-- What the exercise asks --
Go through the entries and copy each one exactly. Leave none out.

-- Source information --
--
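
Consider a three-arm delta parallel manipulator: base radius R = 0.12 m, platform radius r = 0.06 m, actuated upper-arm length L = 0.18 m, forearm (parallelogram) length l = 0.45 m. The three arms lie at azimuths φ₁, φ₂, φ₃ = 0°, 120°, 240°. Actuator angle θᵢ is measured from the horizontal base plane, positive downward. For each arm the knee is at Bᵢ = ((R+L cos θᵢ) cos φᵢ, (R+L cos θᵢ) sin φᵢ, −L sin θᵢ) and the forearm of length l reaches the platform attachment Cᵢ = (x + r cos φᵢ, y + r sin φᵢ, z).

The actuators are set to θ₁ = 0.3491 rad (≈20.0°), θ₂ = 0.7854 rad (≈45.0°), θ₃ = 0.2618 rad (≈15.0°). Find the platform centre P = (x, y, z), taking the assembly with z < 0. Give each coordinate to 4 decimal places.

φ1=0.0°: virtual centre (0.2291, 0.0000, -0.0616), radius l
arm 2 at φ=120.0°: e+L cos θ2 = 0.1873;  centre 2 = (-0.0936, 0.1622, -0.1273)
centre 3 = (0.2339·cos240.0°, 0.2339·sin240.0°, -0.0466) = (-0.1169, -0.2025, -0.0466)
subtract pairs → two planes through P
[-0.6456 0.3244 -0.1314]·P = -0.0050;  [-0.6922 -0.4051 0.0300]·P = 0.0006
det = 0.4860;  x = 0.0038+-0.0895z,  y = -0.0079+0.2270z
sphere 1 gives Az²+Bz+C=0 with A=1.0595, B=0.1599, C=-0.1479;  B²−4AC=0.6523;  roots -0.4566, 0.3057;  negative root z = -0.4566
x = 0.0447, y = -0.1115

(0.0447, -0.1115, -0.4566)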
--
-- Expected answer --
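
Consider a three-arm delta parallel manipulator: base radius R = 0.12 m, platform radius r = 0.06 m, actuated upper-arm length L = 0.18 m, forearm (parallelogram) length l = 0.45 m. The three arms lie at azimuths φ₁, φ₂, φ₃ = 0°, 120°, 240°. Actuator angle θᵢ is measured from the horizontal base plane, positive downward. For each arm the knee is at Bᵢ = ((R+L cos θᵢ) cos φᵢ, (R+L cos θᵢ) sin φᵢ, −L sin θᵢ) and the forearm of length l reaches the platform attachment Cᵢ = (x + r cos φᵢ, y + r sin φᵢ, z).

The actuators are set to θ₁ = 0.3491 rad (≈20.0°), θ₂ = 0.7854 rad (≈45.0°), θ₃ = 0.2618 rad (≈15.0°). Find the platform centre P = (x, y, z), taking the assembly with z < 0. Give each coordinate to 4 decimal places.

φ1=0.0°: virtual centre (0.2291, 0.0000, -0.0616), radius l
arm 2 at φ=120.0°: e+L cos θ2 = 0.1873;  centre 2 = (-0.0936, 0.1622, -0.1273)
centre 3 = (0.2339·cos240.0°, 0.2339·sin240.0°, -0.0466) = (-0.1169, -0.2025, -0.0466)
subtract pairs → two planes through P
[-0.6456 0.3244 -0.1314]·P = -0.0050;  [-0.6922 -0.4051 0.0300]·P = 0.0006
det = 0.4860;  x = 0.0038+-0.0895z,  y = -0.0079+0.2270z
sphere 1 gives Az²+Bz+C=0 with A=1.0595, B=0.1599, C=-0.1479;  B²−4AC=0.6523;  roots -0.4566, 0.3057;  negative root z = -0.4566
x = 0.0447, y = -0.1115

(0.0447, -0.1115, -0.4566)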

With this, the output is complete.